All records are to be retyped faithfully and completely.
======== Dataset entries
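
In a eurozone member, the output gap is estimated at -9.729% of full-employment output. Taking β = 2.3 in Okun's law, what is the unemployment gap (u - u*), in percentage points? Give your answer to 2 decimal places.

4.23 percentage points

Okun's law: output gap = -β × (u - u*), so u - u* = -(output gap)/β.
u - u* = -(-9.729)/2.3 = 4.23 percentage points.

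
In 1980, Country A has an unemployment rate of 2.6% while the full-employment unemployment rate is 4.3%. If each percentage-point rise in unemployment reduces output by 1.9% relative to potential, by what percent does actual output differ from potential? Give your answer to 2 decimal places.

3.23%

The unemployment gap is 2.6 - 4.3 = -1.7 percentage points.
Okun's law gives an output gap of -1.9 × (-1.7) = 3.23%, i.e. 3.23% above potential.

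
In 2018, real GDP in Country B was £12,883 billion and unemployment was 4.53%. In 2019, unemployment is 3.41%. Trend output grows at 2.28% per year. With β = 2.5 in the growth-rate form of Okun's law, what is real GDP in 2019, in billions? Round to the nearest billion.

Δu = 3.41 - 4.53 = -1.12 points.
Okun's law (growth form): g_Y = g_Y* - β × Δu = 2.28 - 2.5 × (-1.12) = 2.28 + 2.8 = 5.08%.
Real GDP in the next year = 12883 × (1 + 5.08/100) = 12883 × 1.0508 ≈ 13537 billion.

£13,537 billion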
================
#### Output of the exercise:
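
In a eurozone member, the output gap is estimated at -9.729% of full-employment output. Taking β = 2.3 in Okun's law, what is the unemployment gap (u - u*), in percentage points? Give your answer to 2 decimal places.

4.23 percentage points

Okun's law: output gap = -β × (u - u*), so u - u* = -(output gap)/β.
u - u* = -(-9.729)/2.3 = 4.23 percentage points.

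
In 1980, Country A has an unemployment rate of 2.6% while the full-employment unemployment rate is 4.3%. If each percentage-point rise in unemployment reduces output by 1.9% relative to potential, by what percent does actual output differ from potential? Give your answer to 2 decimal places.

3.23%

The unemployment gap is 2.6 - 4.3 = -1.7 percentage points.
Okun's law gives an output gap of -1.9 × (-1.7) = 3.23%, i.e. 3.23% above potential.

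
In 2018, real GDP in Country B was £12,883 billion and unemployment was 4.53%. In 2019, unemployment is 3.41%. Trend output grows at 2.28% per year. With β = 2.5 in the growth-rate form of Okun's law, what is real GDP in 2019, in billions? Round to the nearest billion.

Δu = 3.41 - 4.53 = -1.12 points.
Okun's law (growth form): g_Y = g_Y* - β × Δu = 2.28 - 2.5 × (-1.12) = 2.28 + 2.8 = 5.08%.
Real GDP in the next year = 12883 × (1 + 5.08/100) = 12883 × 1.0508 ≈ 13537 billion.

£13,537 billion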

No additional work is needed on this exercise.